__Stored data__.
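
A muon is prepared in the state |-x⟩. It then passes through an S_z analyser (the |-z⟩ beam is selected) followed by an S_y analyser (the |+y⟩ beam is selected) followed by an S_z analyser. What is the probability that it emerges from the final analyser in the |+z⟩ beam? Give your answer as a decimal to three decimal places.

0.125

First analyser (S_z): from |-x⟩, P(|-z⟩) = 1/2.
After stage 1 the state is |-z⟩; P(|+y⟩) = |⟨+y|-z⟩|² = 1/2.
After stage 2 the state is |+y⟩; P(|+z⟩) = |⟨+z|+y⟩|² = 1/2.
Joint probability = 1/2 × 1/2 × 1/2 = 0.125.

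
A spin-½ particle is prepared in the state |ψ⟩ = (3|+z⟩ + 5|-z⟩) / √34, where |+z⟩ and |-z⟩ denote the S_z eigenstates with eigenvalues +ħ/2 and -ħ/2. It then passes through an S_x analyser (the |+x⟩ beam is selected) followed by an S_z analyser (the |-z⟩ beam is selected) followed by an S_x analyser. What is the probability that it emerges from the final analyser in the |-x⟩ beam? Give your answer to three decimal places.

First analyser (S_x): P(|+x⟩) = |⟨+x|ψ⟩|² = 64/68.
After stage 1 the state is |+x⟩; P(|-z⟩) = |⟨-z|+x⟩|² = 1/2.
After stage 2 the state is |-z⟩; P(|-x⟩) = |⟨-x|-z⟩|² = 1/2.
Joint probability = 64/68 × 1/2 × 1/2 = 0.235.

0.235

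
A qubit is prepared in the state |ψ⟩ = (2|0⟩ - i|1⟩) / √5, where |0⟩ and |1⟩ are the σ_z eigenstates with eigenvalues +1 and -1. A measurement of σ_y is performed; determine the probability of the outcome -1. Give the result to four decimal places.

0.9000

|-y⟩ = (|0⟩ - i|1⟩)/√2, so ⟨-y|ψ⟩ = (3) / (√2·√5).
P = |3|² / 10 = 9/10.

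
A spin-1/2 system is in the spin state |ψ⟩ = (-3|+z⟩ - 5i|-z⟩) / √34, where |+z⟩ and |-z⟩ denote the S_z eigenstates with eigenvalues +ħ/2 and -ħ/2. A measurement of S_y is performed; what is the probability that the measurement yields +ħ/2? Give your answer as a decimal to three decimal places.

|+y⟩ = (|+z⟩ + i|-z⟩)/√2, so ⟨+y|ψ⟩ = (-8) / (√2·√34).
P = |-8|² / 68 = 64/68.

0.941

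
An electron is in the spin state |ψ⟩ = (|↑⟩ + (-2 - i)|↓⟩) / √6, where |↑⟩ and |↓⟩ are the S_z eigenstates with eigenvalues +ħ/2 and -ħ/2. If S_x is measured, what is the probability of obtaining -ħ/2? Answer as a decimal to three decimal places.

0.833

|-x⟩ = (|↑⟩ - |↓⟩)/√2, so ⟨-x|ψ⟩ = (3 + i) / (√2·√6).
P = |3 + i|² / 12 = 10/12.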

__Work to be completed__.
Reproduce exactly every line between the line with "A spin-1/2 system" and the last line of the records above, both included.

__Your solution__.
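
A spin-1/2 system is in the spin state |ψ⟩ = (-3|+z⟩ - 5i|-z⟩) / √34, where |+z⟩ and |-z⟩ denote the S_z eigenstates with eigenvalues +ħ/2 and -ħ/2. A measurement of S_y is performed; what is the probability that the measurement yields +ħ/2? Give your answer as a decimal to three decimal places.

|+y⟩ = (|+z⟩ + i|-z⟩)/√2, so ⟨+y|ψ⟩ = (-8) / (√2·√34).
P = |-8|² / 68 = 64/68.

0.941

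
An electron is in the spin state |ψ⟩ = (|↑⟩ + (-2 - i)|↓⟩) / √6, where |↑⟩ and |↓⟩ are the S_z eigenstates with eigenvalues +ħ/2 and -ħ/2. If S_x is measured, what is the probability of obtaining -ħ/2? Answer as a decimal to three decimal places.

0.833

|-x⟩ = (|↑⟩ - |↓⟩)/√2, so ⟨-x|ψ⟩ = (3 + i) / (√2·√6).
P = |3 + i|² / 12 = 10/12.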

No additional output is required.